**YOUR TASK:**
Repeat verbatim, and only, the lines of the data below, beginning at the line that contains "An ATE run flags" and stopping after the line that contains "Assume the circuit".

**SOURCE RECORDS:**
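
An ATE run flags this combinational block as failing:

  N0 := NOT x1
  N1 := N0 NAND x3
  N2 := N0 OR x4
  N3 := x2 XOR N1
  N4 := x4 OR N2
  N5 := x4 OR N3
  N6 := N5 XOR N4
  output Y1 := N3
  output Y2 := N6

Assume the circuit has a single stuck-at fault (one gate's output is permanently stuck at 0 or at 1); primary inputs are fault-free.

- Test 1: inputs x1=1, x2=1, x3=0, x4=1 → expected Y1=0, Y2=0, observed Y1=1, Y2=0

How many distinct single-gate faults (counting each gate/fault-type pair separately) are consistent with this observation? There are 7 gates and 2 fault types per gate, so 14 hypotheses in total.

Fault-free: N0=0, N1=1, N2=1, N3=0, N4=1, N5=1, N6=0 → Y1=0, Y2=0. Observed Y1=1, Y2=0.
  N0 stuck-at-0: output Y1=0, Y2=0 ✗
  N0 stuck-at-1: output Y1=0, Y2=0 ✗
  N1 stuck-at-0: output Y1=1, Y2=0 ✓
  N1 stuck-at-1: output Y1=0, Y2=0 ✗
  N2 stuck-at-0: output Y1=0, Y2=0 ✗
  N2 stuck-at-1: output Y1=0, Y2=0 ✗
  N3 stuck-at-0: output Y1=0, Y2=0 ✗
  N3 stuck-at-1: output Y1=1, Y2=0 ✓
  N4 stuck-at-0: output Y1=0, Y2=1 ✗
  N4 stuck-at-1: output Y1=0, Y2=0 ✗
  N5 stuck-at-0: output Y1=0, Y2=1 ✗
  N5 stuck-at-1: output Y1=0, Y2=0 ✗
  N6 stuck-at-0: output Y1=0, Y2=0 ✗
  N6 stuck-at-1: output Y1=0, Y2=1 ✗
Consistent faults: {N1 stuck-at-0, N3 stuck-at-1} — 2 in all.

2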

...

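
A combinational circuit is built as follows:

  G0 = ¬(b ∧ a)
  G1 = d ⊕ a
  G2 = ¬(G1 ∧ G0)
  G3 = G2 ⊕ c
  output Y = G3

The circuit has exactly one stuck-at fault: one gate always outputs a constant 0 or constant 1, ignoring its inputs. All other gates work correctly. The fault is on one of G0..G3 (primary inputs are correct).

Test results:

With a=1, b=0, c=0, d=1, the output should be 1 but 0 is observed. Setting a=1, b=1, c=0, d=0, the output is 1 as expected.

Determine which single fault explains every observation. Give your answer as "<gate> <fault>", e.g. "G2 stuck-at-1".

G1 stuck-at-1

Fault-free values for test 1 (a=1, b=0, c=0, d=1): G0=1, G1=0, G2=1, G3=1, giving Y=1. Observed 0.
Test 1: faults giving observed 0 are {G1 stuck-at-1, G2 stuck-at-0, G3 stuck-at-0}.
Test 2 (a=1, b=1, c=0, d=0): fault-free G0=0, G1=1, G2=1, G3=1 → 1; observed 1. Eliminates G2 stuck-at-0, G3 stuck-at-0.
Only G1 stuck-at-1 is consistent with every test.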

**ANSWER TO THIS EXERCISE:**
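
An ATE run flags this combinational block as failing:

  N0 := NOT x1
  N1 := N0 NAND x3
  N2 := N0 OR x4
  N3 := x2 XOR N1
  N4 := x4 OR N2
  N5 := x4 OR N3
  N6 := N5 XOR N4
  output Y1 := N3
  output Y2 := N6

Assume the circuit has a single stuck-at fault (one gate's output is permanently stuck at 0 or at 1); primary inputs are fault-free.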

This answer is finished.